▶ [Material for the task]:
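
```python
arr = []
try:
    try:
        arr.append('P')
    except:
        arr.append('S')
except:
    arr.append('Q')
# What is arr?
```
['P']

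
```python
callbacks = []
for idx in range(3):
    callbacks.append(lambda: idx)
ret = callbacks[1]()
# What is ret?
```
2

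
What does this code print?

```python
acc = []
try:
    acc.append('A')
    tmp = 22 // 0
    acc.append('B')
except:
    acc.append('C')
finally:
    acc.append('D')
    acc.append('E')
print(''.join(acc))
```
ACDE

Code before exception runs, then except, then all of finally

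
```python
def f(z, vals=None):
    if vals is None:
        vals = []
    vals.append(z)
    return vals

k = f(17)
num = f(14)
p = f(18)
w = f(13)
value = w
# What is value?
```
[13]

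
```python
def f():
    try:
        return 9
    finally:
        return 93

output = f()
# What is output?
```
93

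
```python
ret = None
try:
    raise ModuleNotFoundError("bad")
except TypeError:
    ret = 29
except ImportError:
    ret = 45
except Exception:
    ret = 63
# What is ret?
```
45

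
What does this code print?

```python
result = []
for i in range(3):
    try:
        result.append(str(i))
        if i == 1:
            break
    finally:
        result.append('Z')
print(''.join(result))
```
0Z1Z

finally runs even when breaking out of loop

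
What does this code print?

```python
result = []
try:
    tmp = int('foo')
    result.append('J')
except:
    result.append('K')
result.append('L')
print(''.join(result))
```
KL

Exception raised in try, caught by bare except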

▶ [Goal of the exercise]: Every entry must be duplicated exactly as it stands.

▶ [Result of this task]:
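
```python
arr = []
try:
    try:
        arr.append('P')
    except:
        arr.append('S')
except:
    arr.append('Q')
# What is arr?
```
['P']

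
```python
callbacks = []
for idx in range(3):
    callbacks.append(lambda: idx)
ret = callbacks[1]()
# What is ret?
```
2

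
What does this code print?

```python
acc = []
try:
    acc.append('A')
    tmp = 22 // 0
    acc.append('B')
except:
    acc.append('C')
finally:
    acc.append('D')
    acc.append('E')
print(''.join(acc))
```
ACDE

Code before exception runs, then except, then all of finally

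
```python
def f(z, vals=None):
    if vals is None:
        vals = []
    vals.append(z)
    return vals

k = f(17)
num = f(14)
p = f(18)
w = f(13)
value = w
# What is value?
```
[13]

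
```python
def f():
    try:
        return 9
    finally:
        return 93

output = f()
# What is output?
```
93

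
```python
ret = None
try:
    raise ModuleNotFoundError("bad")
except TypeError:
    ret = 29
except ImportError:
    ret = 45
except Exception:
    ret = 63
# What is ret?
```
45

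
What does this code print?

```python
result = []
for i in range(3):
    try:
        result.append(str(i))
        if i == 1:
            break
    finally:
        result.append('Z')
print(''.join(result))
```
0Z1Z

finally runs even when breaking out of loop

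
What does this code print?

```python
result = []
try:
    tmp = int('foo')
    result.append('J')
except:
    result.append('K')
result.append('L')
print(''.join(result))
```
KL

Exception raised in try, caught by bare except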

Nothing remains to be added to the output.